__How to complete this task__:
Restate the records exactly. Include all of them.

__Data__:
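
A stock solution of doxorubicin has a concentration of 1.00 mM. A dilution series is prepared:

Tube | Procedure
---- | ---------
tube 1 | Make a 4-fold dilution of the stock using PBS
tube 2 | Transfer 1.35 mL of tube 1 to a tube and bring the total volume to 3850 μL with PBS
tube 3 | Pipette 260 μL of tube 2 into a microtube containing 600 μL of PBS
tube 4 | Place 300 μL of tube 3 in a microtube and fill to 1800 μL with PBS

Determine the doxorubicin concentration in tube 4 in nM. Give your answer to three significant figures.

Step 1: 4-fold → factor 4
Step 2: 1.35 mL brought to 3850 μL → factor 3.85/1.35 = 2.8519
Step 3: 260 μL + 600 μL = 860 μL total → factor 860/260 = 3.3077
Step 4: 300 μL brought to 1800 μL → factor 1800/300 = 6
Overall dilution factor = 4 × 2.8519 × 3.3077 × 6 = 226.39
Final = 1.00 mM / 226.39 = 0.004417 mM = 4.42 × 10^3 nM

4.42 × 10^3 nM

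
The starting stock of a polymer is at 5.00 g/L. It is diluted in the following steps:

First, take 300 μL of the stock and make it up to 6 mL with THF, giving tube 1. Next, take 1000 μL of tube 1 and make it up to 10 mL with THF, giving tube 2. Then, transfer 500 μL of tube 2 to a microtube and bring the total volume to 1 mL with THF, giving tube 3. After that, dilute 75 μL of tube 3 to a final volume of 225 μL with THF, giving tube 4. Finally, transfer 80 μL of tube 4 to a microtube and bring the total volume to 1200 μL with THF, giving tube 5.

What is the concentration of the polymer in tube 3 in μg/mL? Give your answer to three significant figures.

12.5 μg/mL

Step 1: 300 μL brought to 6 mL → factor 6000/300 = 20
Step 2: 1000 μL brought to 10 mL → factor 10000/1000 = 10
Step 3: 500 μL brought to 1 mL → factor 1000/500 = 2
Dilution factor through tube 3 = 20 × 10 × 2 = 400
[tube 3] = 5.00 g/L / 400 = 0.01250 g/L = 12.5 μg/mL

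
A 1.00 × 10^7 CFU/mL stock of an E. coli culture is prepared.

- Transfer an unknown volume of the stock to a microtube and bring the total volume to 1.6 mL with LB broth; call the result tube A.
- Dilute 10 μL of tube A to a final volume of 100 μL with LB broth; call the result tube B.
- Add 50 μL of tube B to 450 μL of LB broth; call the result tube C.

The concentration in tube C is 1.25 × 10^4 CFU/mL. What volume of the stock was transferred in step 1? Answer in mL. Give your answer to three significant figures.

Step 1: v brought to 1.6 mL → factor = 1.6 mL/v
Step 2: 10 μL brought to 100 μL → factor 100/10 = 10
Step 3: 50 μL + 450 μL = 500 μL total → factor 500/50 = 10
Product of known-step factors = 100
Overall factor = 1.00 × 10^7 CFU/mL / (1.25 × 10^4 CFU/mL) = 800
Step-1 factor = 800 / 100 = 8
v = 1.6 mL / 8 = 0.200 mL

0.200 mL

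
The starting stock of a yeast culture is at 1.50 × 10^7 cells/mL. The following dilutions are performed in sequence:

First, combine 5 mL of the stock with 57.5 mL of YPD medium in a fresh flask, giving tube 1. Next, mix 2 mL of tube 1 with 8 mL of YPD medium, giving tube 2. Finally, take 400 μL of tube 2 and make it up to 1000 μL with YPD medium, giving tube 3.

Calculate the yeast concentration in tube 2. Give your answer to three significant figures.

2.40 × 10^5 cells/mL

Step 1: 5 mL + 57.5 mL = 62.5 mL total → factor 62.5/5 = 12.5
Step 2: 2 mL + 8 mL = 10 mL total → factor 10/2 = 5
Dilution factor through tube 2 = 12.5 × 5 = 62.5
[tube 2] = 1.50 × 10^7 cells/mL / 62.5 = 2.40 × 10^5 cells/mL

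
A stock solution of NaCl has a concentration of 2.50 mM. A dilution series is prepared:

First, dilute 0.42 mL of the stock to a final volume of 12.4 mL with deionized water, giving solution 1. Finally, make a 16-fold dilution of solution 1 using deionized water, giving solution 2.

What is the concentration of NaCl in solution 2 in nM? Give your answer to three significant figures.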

__Response below__:
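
A stock solution of doxorubicin has a concentration of 1.00 mM. A dilution series is prepared:

Tube | Procedure
---- | ---------
tube 1 | Make a 4-fold dilution of the stock using PBS
tube 2 | Transfer 1.35 mL of tube 1 to a tube and bring the total volume to 3850 μL with PBS
tube 3 | Pipette 260 μL of tube 2 into a microtube containing 600 μL of PBS
tube 4 | Place 300 μL of tube 3 in a microtube and fill to 1800 μL with PBS

Determine the doxorubicin concentration in tube 4 in nM. Give your answer to three significant figures.

Step 1: 4-fold → factor 4
Step 2: 1.35 mL brought to 3850 μL → factor 3.85/1.35 = 2.8519
Step 3: 260 μL + 600 μL = 860 μL total → factor 860/260 = 3.3077
Step 4: 300 μL brought to 1800 μL → factor 1800/300 = 6
Overall dilution factor = 4 × 2.8519 × 3.3077 × 6 = 226.39
Final = 1.00 mM / 226.39 = 0.004417 mM = 4.42 × 10^3 nM

4.42 × 10^3 nM

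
The starting stock of a polymer is at 5.00 g/L. It is diluted in the following steps:

First, take 300 μL of the stock and make it up to 6 mL with THF, giving tube 1. Next, take 1000 μL of tube 1 and make it up to 10 mL with THF, giving tube 2. Then, transfer 500 μL of tube 2 to a microtube and bring the total volume to 1 mL with THF, giving tube 3. After that, dilute 75 μL of tube 3 to a final volume of 225 μL with THF, giving tube 4. Finally, transfer 80 μL of tube 4 to a microtube and bring the total volume to 1200 μL with THF, giving tube 5.

What is the concentration of the polymer in tube 3 in μg/mL? Give your answer to three significant figures.

12.5 μg/mL

Step 1: 300 μL brought to 6 mL → factor 6000/300 = 20
Step 2: 1000 μL brought to 10 mL → factor 10000/1000 = 10
Step 3: 500 μL brought to 1 mL → factor 1000/500 = 2
Dilution factor through tube 3 = 20 × 10 × 2 = 400
[tube 3] = 5.00 g/L / 400 = 0.01250 g/L = 12.5 μg/mL

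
A 1.00 × 10^7 CFU/mL stock of an E. coli culture is prepared.

- Transfer an unknown volume of the stock to a microtube and bring the total volume to 1.6 mL with LB broth; call the result tube A.
- Dilute 10 μL of tube A to a final volume of 100 μL with LB broth; call the result tube B.
- Add 50 μL of tube B to 450 μL of LB broth; call the result tube C.

The concentration in tube C is 1.25 × 10^4 CFU/mL. What volume of the stock was transferred in step 1? Answer in mL. Give your answer to three significant figures.

Step 1: v brought to 1.6 mL → factor = 1.6 mL/v
Step 2: 10 μL brought to 100 μL → factor 100/10 = 10
Step 3: 50 μL + 450 μL = 500 μL total → factor 500/50 = 10
Product of known-step factors = 100
Overall factor = 1.00 × 10^7 CFU/mL / (1.25 × 10^4 CFU/mL) = 800
Step-1 factor = 800 / 100 = 8
v = 1.6 mL / 8 = 0.200 mL

0.200 mL

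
The starting stock of a yeast culture is at 1.50 × 10^7 cells/mL. The following dilutions are performed in sequence:

First, combine 5 mL of the stock with 57.5 mL of YPD medium in a fresh flask, giving tube 1. Next, mix 2 mL of tube 1 with 8 mL of YPD medium, giving tube 2. Finally, take 400 μL of tube 2 and make it up to 1000 μL with YPD medium, giving tube 3.

Calculate the yeast concentration in tube 2. Give your answer to three significant figures.

2.40 × 10^5 cells/mL

Step 1: 5 mL + 57.5 mL = 62.5 mL total → factor 62.5/5 = 12.5
Step 2: 2 mL + 8 mL = 10 mL total → factor 10/2 = 5
Dilution factor through tube 2 = 12.5 × 5 = 62.5
[tube 2] = 1.50 × 10^7 cells/mL / 62.5 = 2.40 × 10^5 cells/mL

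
A stock solution of NaCl has a concentration of 2.50 mM. A dilution series is prepared:

First, dilute 0.42 mL of the stock to a final volume of 12.4 mL with deionized water, giving solution 1. Finally, make a 16-fold dilution of solution 1 using deionized water, giving solution 2.

What is the concentration of NaCl in solution 2 in nM? Give your answer to three significant figures.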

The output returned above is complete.